● Task details
Return, exactly and in full, the lines of the records below starting at the one with "(-63 / 661+4" and ending at the one with "-1*14 + (-99-2)/", and no other lines.

● Collected data entries
* * *

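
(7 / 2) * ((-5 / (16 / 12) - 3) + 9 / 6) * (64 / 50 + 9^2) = -1511.90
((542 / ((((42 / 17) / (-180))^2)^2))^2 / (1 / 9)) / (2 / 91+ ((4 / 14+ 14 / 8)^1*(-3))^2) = 2516899220555481096940800000000 / 44748620693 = 56245291621897926750.94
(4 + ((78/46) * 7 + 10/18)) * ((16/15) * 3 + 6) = 1360/9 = 151.11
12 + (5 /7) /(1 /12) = 144 /7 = 20.57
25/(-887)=-25/887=-0.03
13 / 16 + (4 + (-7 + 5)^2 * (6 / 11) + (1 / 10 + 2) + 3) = 10643 / 880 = 12.09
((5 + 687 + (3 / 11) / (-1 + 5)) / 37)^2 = 677329 / 1936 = 349.86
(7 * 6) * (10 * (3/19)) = 1260/19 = 66.32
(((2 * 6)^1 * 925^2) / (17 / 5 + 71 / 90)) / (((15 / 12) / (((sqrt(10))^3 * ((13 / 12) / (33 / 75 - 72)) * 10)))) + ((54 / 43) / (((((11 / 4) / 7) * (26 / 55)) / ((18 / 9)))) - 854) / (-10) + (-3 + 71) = 424973 / 2795 - 154012500000 * sqrt(10) / 51881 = -9387297.85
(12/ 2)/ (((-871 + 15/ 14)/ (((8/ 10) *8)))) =-2688/ 60895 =-0.04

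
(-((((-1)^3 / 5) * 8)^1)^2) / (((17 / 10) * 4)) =-32 / 85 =-0.38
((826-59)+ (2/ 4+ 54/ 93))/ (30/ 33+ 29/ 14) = 3666817/ 14229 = 257.70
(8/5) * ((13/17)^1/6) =0.20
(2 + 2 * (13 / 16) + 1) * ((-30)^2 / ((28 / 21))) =24975 / 8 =3121.88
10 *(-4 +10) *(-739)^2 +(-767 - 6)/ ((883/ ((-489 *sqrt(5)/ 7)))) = 377997 *sqrt(5)/ 6181 +32767260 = 32767396.75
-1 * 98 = -98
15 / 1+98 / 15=323 / 15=21.53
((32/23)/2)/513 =16/11799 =0.00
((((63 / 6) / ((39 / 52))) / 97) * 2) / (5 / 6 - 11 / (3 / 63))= -168 / 133957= -0.00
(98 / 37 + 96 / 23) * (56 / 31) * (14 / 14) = 325136 / 26381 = 12.32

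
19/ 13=1.46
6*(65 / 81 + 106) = 17302 / 27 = 640.81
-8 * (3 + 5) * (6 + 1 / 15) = -5824 / 15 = -388.27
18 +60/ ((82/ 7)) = 948/ 41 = 23.12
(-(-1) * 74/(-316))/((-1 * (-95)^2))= 37/1425950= 0.00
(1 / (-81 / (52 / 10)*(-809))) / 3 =26 / 982935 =0.00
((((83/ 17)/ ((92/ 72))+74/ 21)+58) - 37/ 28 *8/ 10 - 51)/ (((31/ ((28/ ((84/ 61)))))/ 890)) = 7756.84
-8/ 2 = -4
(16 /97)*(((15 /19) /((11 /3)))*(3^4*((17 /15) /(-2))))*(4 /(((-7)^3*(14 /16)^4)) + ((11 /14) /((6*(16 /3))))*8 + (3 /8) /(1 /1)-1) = 12205650888 /16695687239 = 0.73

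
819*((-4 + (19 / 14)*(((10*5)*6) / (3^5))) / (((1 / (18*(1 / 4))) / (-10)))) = 85670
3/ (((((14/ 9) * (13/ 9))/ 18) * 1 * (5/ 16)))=34992/ 455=76.91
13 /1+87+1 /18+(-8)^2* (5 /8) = 2521 /18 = 140.06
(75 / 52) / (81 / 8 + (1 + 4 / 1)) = 150 / 1573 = 0.10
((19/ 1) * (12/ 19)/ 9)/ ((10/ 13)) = 26/ 15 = 1.73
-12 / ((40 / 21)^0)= -12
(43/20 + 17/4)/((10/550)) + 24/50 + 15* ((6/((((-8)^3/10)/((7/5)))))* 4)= 274109/800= 342.64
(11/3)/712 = 11/2136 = 0.01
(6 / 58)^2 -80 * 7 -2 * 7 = -482725 / 841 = -573.99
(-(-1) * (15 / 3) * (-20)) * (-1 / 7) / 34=50 / 119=0.42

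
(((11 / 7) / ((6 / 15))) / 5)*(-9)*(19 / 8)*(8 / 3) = -627 / 14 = -44.79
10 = 10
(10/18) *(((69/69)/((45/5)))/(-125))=-1/2025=-0.00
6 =6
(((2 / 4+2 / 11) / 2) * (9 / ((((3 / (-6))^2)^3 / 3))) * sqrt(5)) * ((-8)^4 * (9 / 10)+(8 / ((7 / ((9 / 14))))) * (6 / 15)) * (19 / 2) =11120690880 * sqrt(5) / 539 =46134732.40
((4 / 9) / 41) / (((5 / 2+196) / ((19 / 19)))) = 8 / 146493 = 0.00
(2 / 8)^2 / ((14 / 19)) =0.08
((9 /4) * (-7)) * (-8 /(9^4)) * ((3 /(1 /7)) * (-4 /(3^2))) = -0.18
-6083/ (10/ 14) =-42581/ 5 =-8516.20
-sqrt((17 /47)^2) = -17 /47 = -0.36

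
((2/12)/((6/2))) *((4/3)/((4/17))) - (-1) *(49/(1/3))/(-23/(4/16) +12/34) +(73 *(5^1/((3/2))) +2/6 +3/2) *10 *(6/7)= 309205625/147231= 2100.14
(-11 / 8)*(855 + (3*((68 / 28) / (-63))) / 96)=-132723173 / 112896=-1175.62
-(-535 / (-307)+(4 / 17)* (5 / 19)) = -178945 / 99161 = -1.80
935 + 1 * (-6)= 929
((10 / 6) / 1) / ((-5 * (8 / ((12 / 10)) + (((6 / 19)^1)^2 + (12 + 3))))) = -0.02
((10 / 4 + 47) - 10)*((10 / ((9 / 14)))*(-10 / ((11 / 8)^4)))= -226508800 / 131769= -1718.98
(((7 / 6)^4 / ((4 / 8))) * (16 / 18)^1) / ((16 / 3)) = 0.62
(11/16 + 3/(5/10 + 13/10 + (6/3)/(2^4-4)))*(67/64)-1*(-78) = 4852411/60416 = 80.32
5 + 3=8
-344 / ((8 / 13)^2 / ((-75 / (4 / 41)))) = 22346025 / 32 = 698313.28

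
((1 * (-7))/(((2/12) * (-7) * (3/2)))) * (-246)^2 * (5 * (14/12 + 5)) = 7463640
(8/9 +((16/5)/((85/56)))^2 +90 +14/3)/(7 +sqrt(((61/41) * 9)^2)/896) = 5971908637184/418925188125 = 14.26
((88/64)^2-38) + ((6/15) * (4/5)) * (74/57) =-3255287/91200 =-35.69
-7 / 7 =-1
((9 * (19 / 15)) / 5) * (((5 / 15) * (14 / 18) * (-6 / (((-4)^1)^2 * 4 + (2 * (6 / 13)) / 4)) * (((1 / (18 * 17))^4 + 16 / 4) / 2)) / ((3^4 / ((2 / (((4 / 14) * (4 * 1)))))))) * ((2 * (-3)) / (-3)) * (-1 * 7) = 594246682994237 / 17790102691408800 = 0.03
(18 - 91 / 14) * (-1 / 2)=-23 / 4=-5.75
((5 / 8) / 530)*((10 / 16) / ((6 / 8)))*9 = 15 / 1696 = 0.01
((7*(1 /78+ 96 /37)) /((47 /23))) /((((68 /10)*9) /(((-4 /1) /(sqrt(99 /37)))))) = -6057625*sqrt(407) /342428229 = -0.36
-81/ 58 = -1.40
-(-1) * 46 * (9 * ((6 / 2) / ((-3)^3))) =-46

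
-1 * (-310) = 310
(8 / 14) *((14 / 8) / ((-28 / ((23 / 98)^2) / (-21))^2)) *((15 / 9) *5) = 0.01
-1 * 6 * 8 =-48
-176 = -176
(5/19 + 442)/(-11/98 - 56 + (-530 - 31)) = -0.72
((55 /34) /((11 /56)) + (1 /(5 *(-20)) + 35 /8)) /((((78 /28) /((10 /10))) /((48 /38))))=599774 /104975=5.71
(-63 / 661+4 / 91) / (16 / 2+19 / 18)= -55602 / 9804613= -0.01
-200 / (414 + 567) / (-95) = 40 / 18639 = 0.00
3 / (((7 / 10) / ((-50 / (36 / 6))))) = -250 / 7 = -35.71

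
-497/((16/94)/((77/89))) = -1798643/712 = -2526.18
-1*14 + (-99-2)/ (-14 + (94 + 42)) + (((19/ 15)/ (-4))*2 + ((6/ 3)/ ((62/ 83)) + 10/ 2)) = -220787/ 28365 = -7.78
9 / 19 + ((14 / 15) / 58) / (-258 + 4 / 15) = 1008893 / 2130166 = 0.47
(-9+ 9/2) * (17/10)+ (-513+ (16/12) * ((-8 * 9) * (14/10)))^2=41911911/100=419119.11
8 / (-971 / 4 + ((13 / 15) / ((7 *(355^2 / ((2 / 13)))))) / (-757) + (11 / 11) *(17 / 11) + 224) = -3526018188000 / 7582942523713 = -0.46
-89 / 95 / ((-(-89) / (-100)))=20 / 19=1.05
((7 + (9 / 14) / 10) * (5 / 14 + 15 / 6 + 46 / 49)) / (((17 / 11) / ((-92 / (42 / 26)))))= -201674902 / 204085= -988.19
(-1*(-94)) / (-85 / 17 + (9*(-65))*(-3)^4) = -47 / 23695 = -0.00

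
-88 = -88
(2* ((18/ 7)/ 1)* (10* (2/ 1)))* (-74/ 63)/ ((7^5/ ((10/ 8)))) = -7400/ 823543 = -0.01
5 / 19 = 0.26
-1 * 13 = -13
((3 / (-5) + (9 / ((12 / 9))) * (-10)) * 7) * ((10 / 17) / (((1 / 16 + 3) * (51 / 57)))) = -207024 / 2023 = -102.34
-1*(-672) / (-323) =-672 / 323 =-2.08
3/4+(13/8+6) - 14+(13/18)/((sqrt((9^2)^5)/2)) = -23914741/4251528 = -5.62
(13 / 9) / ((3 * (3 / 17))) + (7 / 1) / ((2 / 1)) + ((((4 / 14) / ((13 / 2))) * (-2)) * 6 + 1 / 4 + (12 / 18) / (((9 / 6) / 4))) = 227873 / 29484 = 7.73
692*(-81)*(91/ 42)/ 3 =-40482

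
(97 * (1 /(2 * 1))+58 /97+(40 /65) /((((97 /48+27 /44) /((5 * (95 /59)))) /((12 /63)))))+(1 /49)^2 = 24577647750343 /496954221218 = 49.46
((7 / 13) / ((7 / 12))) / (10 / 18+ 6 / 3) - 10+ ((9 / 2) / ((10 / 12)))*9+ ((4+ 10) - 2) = 76187 / 1495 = 50.96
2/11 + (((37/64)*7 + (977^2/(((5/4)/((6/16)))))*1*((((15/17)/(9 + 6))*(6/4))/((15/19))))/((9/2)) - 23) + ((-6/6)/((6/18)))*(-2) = 9554401753/1346400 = 7096.26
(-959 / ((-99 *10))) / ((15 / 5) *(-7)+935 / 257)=-246463 / 4417380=-0.06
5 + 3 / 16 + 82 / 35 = 4217 / 560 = 7.53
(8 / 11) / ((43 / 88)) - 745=-31971 / 43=-743.51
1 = 1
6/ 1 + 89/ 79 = 563/ 79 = 7.13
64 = 64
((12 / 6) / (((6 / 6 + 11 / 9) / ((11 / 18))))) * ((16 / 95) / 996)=0.00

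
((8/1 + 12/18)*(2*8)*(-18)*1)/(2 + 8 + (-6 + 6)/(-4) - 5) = -2496/5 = -499.20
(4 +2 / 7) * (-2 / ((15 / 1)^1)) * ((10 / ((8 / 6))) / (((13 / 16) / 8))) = -3840 / 91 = -42.20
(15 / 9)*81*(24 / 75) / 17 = 216 / 85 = 2.54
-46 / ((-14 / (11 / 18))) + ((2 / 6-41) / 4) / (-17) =2791 / 1071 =2.61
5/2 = 2.50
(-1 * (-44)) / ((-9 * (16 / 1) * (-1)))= 11 / 36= 0.31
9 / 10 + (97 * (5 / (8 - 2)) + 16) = 1466 / 15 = 97.73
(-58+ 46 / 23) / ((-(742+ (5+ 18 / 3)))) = 56 / 753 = 0.07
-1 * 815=-815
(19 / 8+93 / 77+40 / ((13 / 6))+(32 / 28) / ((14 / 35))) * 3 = 598233 / 8008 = 74.70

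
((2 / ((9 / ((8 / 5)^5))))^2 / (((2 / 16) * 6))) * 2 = 14.48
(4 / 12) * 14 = 14 / 3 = 4.67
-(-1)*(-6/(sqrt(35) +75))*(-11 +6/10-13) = 81/43-27*sqrt(35)/1075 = 1.74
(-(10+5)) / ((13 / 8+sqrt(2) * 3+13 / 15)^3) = 6719327110080000 / 4895593896389399 - 4921302873600000 * sqrt(2) / 4895593896389399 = -0.05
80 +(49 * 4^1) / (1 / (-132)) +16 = -25776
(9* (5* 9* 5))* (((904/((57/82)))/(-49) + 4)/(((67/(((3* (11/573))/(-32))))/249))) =29098656675/95312056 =305.30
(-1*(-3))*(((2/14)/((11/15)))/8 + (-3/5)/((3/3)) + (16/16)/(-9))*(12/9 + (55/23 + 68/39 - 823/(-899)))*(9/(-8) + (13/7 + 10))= -9816249550127/69544194720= -141.15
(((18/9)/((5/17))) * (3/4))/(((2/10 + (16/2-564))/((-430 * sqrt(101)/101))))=10965 * sqrt(101)/280679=0.39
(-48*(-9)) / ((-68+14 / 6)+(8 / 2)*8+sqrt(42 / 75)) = -3272400 / 254899-19440*sqrt(14) / 254899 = -13.12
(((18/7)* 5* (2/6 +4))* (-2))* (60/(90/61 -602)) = 356850/32053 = 11.13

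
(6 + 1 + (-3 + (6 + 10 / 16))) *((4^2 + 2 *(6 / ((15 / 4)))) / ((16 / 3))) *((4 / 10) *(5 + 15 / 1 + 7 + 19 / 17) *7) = 15057 / 5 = 3011.40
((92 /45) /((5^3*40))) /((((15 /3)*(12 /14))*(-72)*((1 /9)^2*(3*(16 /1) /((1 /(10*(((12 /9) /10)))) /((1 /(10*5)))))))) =-161 /1920000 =-0.00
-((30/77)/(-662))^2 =-225/649587169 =-0.00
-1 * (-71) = 71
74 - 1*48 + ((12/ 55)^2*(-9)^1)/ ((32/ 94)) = 74843/ 3025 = 24.74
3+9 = 12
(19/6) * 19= 361/6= 60.17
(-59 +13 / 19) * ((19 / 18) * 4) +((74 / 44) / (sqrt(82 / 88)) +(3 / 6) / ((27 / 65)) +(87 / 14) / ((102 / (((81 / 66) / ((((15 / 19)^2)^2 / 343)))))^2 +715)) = -9450955960086616483061 / 38573783197024556745 +37 * sqrt(451) / 451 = -243.27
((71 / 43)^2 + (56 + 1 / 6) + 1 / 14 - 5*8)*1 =736370 / 38829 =18.96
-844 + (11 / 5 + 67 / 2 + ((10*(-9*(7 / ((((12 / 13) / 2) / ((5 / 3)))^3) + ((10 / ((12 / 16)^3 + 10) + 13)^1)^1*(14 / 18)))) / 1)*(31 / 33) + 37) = -1053958462841 / 35657820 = -29557.57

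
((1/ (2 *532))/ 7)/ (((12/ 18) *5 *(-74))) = -3/ 5511520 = -0.00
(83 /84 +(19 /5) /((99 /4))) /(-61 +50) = -0.10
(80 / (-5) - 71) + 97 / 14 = -80.07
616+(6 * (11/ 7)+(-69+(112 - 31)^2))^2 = 2071190284/ 49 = 42269189.47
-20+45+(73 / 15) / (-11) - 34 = -1558 / 165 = -9.44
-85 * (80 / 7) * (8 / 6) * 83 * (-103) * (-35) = -1162664000 / 3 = -387554666.67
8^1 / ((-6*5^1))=-4 / 15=-0.27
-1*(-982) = 982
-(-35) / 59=35 / 59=0.59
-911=-911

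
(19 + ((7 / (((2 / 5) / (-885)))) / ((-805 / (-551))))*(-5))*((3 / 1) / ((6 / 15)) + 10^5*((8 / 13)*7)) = 1187731496285 / 52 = 22840990313.17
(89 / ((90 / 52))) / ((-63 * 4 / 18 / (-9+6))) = 1157 / 105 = 11.02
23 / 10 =2.30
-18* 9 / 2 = -81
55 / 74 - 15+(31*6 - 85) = 6419 / 74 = 86.74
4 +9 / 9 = 5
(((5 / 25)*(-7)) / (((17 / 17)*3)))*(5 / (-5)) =7 / 15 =0.47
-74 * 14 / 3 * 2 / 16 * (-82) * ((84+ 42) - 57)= 244237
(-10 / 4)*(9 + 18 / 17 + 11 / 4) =-4355 / 136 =-32.02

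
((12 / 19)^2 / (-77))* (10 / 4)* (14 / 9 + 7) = -0.11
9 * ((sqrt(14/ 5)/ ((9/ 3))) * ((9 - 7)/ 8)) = 3 * sqrt(70)/ 20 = 1.25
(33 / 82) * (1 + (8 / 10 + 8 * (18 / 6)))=4257 / 410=10.38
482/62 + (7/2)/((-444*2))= 427799/55056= 7.77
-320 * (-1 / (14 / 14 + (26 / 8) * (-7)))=-1280 / 87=-14.71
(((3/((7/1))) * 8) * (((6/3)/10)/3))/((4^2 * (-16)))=-1/1120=-0.00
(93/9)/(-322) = -31/966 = -0.03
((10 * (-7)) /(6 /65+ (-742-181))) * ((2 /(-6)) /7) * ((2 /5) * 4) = -1040 /179967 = -0.01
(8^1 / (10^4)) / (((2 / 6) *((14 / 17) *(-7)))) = -0.00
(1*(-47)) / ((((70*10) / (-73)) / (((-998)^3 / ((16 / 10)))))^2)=-3866756746343485111463 / 19600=-197283507466504342.42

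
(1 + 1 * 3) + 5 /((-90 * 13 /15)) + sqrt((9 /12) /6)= sqrt(2) /4 + 307 /78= 4.29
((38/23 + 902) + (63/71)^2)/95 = 9.52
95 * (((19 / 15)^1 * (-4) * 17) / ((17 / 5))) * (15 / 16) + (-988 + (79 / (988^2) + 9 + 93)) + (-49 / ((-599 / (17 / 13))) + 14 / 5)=-9178030087871 / 2923551280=-3139.34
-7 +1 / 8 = -55 / 8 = -6.88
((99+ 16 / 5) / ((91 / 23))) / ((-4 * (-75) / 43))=72197 / 19500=3.70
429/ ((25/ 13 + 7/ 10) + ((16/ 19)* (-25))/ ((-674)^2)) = 163.55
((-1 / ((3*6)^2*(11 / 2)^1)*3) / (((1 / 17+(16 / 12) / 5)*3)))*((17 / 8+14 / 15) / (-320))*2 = 6239 / 189319680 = 0.00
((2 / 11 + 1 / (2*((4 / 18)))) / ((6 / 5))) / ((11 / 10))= 1.84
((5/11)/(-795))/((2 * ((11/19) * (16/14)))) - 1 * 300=-92347333/307824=-300.00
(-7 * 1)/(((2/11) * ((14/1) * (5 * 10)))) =-11/200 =-0.06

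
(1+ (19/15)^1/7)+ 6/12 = 353/210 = 1.68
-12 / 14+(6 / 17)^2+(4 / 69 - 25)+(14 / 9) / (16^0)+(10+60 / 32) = -41018641 / 3350088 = -12.24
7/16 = 0.44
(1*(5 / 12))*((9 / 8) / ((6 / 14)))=35 / 32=1.09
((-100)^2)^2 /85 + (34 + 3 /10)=1176504.89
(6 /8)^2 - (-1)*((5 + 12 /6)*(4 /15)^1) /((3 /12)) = 1927 /240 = 8.03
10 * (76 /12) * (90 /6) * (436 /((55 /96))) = 7952640 /11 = 722967.27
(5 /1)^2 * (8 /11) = 200 /11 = 18.18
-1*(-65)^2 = -4225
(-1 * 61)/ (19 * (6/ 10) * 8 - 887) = 305/ 3979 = 0.08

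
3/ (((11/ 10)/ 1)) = 30/ 11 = 2.73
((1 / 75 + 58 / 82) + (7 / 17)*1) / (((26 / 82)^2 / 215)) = 104364311 / 43095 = 2421.73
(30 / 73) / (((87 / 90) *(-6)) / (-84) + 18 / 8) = 0.18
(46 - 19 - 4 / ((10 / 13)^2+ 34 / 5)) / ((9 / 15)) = 44.10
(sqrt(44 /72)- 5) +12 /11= -43 /11 +sqrt(22) /6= -3.13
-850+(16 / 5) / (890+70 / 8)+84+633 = -2390611 / 17975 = -133.00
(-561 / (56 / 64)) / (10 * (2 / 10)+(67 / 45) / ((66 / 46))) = -6664680 / 31577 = -211.06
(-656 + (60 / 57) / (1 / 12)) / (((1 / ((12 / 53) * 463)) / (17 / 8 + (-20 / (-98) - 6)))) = 12216488352 / 49343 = 247583.01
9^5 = 59049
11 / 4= 2.75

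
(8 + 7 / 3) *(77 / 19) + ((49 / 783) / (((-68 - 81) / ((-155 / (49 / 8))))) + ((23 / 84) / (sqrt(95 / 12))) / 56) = 23 *sqrt(285) / 223440 + 92851603 / 2216673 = 41.89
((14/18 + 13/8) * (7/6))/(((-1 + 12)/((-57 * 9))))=-23009/176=-130.73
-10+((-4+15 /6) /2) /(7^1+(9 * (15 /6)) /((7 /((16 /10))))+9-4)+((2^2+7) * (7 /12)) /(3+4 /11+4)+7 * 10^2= 26859379 /38880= 690.83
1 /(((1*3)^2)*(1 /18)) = 2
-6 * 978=-5868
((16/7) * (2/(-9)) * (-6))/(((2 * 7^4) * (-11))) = -32/554631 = -0.00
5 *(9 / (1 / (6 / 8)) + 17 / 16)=625 / 16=39.06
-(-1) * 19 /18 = 19 /18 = 1.06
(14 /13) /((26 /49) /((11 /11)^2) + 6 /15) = 1715 /1482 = 1.16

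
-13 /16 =-0.81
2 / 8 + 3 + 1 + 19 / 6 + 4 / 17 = 1561 / 204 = 7.65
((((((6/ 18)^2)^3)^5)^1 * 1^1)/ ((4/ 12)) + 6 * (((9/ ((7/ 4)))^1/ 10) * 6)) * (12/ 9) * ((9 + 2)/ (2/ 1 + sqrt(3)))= 3913578638855091272/ 7206189623312715 - 1956789319427545636 * sqrt(3)/ 7206189623312715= 72.76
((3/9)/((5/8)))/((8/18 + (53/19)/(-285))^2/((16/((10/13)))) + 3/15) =2927530944/1147681825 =2.55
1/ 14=0.07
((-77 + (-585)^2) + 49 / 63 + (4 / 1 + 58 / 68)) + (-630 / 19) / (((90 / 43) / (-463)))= 2031926287 / 5814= 349488.53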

* * *

● Result for this task
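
(-63 / 661+4 / 91) / (16 / 2+19 / 18)= -55602 / 9804613= -0.01
-200 / (414 + 567) / (-95) = 40 / 18639 = 0.00
3 / (((7 / 10) / ((-50 / (36 / 6))))) = -250 / 7 = -35.71

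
-497/((16/94)/((77/89))) = -1798643/712 = -2526.18
-1*14 + (-99-2)/ (-14 + (94 + 42)) + (((19/ 15)/ (-4))*2 + ((6/ 3)/ ((62/ 83)) + 10/ 2)) = -220787/ 28365 = -7.78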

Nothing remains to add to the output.